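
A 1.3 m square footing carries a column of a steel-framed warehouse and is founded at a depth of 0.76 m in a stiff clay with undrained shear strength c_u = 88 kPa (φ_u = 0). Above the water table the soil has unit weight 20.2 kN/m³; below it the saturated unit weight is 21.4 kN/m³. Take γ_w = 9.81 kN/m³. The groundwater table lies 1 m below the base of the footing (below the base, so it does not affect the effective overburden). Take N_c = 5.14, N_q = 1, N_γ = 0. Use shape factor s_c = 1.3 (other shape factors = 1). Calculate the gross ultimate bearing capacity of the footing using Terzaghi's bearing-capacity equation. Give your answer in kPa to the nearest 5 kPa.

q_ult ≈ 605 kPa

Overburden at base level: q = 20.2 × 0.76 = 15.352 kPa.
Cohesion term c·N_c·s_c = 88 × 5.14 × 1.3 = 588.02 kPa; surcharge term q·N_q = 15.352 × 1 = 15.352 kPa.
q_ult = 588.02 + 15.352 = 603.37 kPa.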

──────────

Requirement – Set out the complete listing exactly as shown.

Your solution –
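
A 1.3 m square footing carries a column of a steel-framed warehouse and is founded at a depth of 0.76 m in a stiff clay with undrained shear strength c_u = 88 kPa (φ_u = 0). Above the water table the soil has unit weight 20.2 kN/m³; below it the saturated unit weight is 21.4 kN/m³. Take γ_w = 9.81 kN/m³. The groundwater table lies 1 m below the base of the footing (below the base, so it does not affect the effective overburden). Take N_c = 5.14, N_q = 1, N_γ = 0. Use shape factor s_c = 1.3 (other shape factors = 1). Calculate the gross ultimate bearing capacity of the footing using Terzaghi's bearing-capacity equation. Give your answer in kPa to the nearest 5 kPa.

q_ult ≈ 605 kPa

Overburden at base level: q = 20.2 × 0.76 = 15.352 kPa.
Cohesion term c·N_c·s_c = 88 × 5.14 × 1.3 = 588.02 kPa; surcharge term q·N_q = 15.352 × 1 = 15.352 kPa.
q_ult = 588.02 + 15.352 = 603.37 kPa.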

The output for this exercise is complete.